*PROBLEM*
Within the material below, transcribe exactly the lines from the one holding "Answer: $71340$" through the one holding "Answer: 1900323/1478834 ≈ 1.2850", keeping both ends and skipping the rest.

*AVAILABLE RECORDS*
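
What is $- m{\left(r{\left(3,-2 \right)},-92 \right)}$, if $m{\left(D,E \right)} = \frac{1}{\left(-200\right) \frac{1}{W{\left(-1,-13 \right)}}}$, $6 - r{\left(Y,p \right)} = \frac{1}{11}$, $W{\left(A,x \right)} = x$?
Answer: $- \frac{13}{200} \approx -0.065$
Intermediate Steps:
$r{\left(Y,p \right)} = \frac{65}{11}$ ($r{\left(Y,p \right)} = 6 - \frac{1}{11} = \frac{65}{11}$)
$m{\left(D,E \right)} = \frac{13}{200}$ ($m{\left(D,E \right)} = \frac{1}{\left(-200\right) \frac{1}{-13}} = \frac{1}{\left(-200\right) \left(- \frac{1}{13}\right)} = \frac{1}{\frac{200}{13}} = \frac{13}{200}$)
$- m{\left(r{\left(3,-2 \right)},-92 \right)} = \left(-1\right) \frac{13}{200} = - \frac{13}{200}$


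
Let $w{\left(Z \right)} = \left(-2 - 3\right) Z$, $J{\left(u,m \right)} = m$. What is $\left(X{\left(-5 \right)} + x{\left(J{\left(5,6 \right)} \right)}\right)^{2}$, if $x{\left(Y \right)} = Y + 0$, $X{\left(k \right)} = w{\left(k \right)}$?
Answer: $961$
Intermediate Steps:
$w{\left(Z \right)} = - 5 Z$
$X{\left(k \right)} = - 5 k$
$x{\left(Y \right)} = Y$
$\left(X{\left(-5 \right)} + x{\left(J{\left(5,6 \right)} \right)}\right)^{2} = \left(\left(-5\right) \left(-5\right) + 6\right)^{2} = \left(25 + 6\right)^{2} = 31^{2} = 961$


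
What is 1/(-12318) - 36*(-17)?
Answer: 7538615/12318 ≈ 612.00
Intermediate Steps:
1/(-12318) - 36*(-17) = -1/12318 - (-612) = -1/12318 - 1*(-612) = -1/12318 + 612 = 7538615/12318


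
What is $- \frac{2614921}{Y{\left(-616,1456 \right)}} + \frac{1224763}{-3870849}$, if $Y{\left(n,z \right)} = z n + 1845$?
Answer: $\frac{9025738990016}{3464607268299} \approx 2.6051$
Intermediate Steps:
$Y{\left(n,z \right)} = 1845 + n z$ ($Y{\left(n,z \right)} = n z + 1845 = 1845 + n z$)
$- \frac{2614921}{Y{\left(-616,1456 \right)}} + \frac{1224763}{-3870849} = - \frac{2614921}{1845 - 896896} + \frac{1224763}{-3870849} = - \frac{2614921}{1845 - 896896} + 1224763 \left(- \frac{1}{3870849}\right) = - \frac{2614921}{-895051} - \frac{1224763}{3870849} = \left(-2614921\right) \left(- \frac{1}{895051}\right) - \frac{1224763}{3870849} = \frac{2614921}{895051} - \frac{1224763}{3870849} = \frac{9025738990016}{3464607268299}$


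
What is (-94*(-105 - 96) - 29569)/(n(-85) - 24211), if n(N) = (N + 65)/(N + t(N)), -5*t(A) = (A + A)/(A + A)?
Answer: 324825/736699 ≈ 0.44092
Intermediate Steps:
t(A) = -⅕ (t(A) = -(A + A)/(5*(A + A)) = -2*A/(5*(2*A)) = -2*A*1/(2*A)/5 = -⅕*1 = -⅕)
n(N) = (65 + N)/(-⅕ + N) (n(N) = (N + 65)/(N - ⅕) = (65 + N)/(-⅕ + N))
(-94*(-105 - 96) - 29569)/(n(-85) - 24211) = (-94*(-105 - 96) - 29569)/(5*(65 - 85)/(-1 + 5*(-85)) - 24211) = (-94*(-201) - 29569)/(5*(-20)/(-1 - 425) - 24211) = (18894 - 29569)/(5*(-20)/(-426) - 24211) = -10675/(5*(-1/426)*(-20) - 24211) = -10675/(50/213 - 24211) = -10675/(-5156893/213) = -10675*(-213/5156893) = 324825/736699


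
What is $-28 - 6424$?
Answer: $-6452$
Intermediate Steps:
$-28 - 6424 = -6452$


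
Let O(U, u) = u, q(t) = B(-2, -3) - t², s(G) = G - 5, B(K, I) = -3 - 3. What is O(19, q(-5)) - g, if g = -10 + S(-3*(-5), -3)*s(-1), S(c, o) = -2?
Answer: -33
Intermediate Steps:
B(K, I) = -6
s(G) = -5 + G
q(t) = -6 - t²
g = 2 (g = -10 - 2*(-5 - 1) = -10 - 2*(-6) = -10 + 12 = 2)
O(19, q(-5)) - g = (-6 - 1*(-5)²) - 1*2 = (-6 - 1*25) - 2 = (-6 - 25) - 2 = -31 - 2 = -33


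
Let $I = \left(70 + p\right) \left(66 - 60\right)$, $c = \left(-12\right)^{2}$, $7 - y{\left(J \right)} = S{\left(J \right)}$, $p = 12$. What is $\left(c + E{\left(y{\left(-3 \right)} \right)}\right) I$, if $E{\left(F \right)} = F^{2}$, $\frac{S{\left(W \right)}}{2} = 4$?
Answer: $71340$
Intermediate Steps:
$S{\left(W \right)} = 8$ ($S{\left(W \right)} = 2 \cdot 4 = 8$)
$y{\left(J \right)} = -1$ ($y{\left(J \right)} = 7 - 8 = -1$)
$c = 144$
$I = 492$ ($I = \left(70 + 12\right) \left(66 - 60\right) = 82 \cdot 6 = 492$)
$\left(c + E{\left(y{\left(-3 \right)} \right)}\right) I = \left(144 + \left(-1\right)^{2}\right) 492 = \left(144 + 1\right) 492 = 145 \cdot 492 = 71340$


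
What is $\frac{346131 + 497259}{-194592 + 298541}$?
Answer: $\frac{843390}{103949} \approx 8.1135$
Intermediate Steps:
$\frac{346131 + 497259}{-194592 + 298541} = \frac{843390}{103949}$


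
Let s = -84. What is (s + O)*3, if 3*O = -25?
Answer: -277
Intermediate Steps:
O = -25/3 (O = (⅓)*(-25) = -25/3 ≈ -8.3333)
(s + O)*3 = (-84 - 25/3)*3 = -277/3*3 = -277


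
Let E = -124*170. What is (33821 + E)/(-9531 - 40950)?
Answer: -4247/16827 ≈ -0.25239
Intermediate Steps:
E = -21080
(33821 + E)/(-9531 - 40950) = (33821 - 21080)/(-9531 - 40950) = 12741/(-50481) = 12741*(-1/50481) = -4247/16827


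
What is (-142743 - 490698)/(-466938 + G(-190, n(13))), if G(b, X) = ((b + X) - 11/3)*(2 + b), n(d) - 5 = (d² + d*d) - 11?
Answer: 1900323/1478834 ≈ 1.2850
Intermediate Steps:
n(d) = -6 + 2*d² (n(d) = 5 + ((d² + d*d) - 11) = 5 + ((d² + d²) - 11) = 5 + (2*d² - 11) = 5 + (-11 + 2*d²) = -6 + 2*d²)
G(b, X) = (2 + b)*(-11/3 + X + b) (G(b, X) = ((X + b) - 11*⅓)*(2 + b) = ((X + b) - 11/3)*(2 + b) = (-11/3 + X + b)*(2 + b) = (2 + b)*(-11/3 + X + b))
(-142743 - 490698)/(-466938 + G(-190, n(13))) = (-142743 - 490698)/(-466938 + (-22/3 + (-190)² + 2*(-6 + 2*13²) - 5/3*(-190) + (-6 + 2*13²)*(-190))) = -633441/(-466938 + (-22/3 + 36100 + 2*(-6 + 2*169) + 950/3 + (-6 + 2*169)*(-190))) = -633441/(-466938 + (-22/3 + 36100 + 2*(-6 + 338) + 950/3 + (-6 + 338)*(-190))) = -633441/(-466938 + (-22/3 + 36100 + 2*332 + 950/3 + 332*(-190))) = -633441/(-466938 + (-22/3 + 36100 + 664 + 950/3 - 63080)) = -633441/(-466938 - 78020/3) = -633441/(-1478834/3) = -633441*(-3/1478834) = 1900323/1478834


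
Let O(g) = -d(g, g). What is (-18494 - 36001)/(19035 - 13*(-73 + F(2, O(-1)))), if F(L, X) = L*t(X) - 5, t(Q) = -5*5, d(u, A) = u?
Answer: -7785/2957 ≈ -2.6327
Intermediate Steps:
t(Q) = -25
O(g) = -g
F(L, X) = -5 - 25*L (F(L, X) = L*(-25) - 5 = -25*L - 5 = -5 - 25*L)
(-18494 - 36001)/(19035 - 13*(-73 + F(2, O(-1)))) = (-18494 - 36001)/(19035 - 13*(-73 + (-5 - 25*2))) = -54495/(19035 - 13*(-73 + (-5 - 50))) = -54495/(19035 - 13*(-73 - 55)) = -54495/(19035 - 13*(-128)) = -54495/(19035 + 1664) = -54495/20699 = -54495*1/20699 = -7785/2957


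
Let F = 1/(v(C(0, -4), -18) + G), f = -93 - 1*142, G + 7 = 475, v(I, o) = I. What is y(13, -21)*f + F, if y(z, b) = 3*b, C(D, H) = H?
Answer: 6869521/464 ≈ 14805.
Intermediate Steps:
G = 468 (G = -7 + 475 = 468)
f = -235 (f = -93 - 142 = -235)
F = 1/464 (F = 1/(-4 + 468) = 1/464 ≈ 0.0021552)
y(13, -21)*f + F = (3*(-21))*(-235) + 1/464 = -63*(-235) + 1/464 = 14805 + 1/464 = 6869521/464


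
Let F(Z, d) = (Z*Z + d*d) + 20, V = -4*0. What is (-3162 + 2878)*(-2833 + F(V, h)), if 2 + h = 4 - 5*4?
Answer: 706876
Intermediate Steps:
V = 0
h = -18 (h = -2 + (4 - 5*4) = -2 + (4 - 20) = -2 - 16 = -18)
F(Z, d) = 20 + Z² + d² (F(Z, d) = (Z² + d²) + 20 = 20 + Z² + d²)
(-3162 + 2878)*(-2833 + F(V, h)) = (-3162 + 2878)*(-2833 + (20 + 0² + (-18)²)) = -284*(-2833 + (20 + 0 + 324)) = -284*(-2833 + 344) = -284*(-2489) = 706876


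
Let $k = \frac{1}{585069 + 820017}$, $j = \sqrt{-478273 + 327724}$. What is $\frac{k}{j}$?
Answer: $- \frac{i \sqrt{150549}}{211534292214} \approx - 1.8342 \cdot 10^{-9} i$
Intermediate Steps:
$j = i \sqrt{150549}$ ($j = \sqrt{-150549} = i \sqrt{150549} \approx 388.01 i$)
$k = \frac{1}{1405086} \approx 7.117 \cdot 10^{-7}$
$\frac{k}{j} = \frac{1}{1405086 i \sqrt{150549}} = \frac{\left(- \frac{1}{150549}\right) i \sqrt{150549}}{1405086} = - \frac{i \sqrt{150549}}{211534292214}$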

--

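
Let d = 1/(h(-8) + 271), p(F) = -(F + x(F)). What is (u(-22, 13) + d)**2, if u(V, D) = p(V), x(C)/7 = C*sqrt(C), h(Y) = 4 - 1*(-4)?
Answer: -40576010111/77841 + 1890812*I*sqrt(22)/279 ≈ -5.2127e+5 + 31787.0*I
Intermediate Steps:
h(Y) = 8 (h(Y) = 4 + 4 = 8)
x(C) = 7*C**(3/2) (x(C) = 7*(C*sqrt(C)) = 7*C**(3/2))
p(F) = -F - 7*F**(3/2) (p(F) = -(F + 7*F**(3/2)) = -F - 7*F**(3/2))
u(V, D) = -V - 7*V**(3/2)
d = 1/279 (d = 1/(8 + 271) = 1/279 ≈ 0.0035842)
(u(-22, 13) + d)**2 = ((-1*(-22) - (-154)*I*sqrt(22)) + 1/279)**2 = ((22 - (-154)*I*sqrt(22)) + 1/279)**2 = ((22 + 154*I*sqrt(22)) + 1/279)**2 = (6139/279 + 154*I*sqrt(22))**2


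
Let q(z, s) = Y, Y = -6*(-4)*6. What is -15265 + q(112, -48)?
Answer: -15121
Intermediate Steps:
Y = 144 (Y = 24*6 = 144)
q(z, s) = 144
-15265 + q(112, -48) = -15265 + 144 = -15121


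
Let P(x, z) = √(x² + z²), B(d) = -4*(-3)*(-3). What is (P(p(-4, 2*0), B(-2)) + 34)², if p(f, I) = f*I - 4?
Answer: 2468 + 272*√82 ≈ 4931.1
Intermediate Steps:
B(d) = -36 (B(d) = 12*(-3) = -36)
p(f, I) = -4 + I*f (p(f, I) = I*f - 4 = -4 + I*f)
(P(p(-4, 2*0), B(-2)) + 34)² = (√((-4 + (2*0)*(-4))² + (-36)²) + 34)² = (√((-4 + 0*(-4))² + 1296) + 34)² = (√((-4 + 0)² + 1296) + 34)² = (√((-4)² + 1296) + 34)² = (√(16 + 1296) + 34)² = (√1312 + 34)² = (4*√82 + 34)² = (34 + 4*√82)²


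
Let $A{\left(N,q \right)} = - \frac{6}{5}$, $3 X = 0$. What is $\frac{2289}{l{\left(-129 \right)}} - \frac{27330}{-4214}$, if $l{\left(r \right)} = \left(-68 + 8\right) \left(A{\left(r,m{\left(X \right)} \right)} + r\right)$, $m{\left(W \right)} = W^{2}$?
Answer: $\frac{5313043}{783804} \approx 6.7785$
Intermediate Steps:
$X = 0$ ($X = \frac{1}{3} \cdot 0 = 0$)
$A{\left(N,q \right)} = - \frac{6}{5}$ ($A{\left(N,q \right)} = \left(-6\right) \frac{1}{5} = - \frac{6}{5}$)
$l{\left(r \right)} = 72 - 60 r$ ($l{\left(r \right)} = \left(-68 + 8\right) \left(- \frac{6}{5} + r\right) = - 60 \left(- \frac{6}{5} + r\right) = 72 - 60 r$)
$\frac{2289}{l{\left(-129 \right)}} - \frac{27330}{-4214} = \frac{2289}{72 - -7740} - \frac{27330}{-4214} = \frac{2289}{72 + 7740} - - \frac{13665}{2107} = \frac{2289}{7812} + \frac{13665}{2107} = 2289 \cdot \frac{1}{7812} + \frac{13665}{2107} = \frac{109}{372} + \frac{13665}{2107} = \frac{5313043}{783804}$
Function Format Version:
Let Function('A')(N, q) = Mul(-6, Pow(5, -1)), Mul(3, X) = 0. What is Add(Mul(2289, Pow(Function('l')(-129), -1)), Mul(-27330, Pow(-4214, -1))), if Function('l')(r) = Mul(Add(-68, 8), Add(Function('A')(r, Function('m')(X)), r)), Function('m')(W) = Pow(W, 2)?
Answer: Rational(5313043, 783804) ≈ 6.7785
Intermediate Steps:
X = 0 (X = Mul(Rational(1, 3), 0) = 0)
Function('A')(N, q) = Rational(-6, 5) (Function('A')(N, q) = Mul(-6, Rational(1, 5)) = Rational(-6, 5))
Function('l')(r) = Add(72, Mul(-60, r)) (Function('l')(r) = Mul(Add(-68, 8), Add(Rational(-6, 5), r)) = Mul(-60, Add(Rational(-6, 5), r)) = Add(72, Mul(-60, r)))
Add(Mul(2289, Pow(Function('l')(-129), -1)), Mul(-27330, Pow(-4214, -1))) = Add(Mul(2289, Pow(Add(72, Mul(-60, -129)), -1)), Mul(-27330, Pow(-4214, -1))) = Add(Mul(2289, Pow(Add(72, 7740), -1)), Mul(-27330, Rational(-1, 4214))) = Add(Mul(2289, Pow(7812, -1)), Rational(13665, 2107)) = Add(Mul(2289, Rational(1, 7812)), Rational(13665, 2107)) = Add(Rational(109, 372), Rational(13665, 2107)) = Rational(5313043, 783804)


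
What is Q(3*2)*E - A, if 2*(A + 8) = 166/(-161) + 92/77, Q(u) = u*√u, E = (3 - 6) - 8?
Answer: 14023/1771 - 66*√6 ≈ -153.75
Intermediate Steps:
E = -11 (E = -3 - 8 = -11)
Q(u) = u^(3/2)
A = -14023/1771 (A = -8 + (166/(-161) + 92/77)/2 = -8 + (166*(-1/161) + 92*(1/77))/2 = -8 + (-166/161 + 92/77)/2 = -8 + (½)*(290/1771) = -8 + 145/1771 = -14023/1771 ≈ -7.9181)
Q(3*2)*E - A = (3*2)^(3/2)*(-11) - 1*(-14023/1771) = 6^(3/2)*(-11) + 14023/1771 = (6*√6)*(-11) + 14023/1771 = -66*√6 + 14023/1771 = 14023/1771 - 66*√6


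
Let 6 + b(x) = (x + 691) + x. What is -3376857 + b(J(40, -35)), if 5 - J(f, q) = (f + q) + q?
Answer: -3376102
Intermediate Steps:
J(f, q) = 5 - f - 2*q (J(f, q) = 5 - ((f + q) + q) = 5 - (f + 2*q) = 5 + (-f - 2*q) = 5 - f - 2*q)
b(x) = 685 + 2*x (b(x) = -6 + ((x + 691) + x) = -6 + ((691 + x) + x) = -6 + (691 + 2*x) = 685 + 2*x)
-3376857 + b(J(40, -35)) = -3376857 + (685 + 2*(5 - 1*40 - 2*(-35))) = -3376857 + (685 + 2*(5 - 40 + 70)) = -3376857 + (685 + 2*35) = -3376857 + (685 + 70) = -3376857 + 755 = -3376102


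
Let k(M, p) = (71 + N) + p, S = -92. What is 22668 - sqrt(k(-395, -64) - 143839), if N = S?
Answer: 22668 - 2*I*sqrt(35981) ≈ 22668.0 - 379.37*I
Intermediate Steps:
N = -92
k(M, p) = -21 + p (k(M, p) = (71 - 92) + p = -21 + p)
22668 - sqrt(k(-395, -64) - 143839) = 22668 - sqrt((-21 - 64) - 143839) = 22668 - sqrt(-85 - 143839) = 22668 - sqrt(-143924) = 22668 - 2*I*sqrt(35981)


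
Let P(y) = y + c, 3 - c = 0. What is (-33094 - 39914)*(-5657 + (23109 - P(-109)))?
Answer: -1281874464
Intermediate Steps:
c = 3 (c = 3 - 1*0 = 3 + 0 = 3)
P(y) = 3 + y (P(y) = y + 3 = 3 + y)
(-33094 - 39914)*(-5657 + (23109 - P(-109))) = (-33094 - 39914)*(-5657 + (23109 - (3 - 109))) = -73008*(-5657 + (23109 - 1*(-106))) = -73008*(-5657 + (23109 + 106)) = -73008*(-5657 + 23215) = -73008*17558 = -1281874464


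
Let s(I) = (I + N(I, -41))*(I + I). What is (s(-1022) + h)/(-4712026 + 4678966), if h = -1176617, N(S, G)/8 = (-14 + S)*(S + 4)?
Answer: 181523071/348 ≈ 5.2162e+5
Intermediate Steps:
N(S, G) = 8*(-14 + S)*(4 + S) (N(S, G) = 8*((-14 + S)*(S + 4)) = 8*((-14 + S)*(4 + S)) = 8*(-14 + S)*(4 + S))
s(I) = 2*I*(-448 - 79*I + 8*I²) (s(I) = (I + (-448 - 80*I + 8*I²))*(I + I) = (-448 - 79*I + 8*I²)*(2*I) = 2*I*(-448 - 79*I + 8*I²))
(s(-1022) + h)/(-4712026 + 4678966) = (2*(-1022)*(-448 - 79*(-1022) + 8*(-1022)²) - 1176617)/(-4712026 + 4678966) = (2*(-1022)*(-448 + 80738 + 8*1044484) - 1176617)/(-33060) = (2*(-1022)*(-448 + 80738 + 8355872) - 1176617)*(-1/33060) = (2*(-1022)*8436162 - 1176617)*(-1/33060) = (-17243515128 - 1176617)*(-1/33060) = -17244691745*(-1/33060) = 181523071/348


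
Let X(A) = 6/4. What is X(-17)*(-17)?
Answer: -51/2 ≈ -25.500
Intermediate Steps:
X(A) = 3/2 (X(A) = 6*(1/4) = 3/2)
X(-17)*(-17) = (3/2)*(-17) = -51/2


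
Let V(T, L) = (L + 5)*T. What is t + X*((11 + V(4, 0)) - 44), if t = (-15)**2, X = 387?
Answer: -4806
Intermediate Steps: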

*PROBLEM SOLUTION*
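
Answer: $71340$
Intermediate Steps:
$S{\left(W \right)} = 8$ ($S{\left(W \right)} = 2 \cdot 4 = 8$)
$y{\left(J \right)} = -1$ ($y{\left(J \right)} = 7 - 8 = -1$)
$c = 144$
$I = 492$ ($I = \left(70 + 12\right) \left(66 - 60\right) = 82 \cdot 6 = 492$)
$\left(c + E{\left(y{\left(-3 \right)} \right)}\right) I = \left(144 + \left(-1\right)^{2}\right) 492 = \left(144 + 1\right) 492 = 145 \cdot 492 = 71340$


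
What is $\frac{346131 + 497259}{-194592 + 298541}$?
Answer: $\frac{843390}{103949} \approx 8.1135$
Intermediate Steps:
$\frac{346131 + 497259}{-194592 + 298541} = \frac{843390}{103949}$


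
Let s = -84. What is (s + O)*3, if 3*O = -25?
Answer: -277
Intermediate Steps:
O = -25/3 (O = (⅓)*(-25) = -25/3 ≈ -8.3333)
(s + O)*3 = (-84 - 25/3)*3 = -277/3*3 = -277


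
Let E = -124*170. What is (33821 + E)/(-9531 - 40950)?
Answer: -4247/16827 ≈ -0.25239
Intermediate Steps:
E = -21080
(33821 + E)/(-9531 - 40950) = (33821 - 21080)/(-9531 - 40950) = 12741/(-50481) = 12741*(-1/50481) = -4247/16827


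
What is (-142743 - 490698)/(-466938 + G(-190, n(13))), if G(b, X) = ((b + X) - 11/3)*(2 + b), n(d) - 5 = (d² + d*d) - 11?
Answer: 1900323/1478834 ≈ 1.2850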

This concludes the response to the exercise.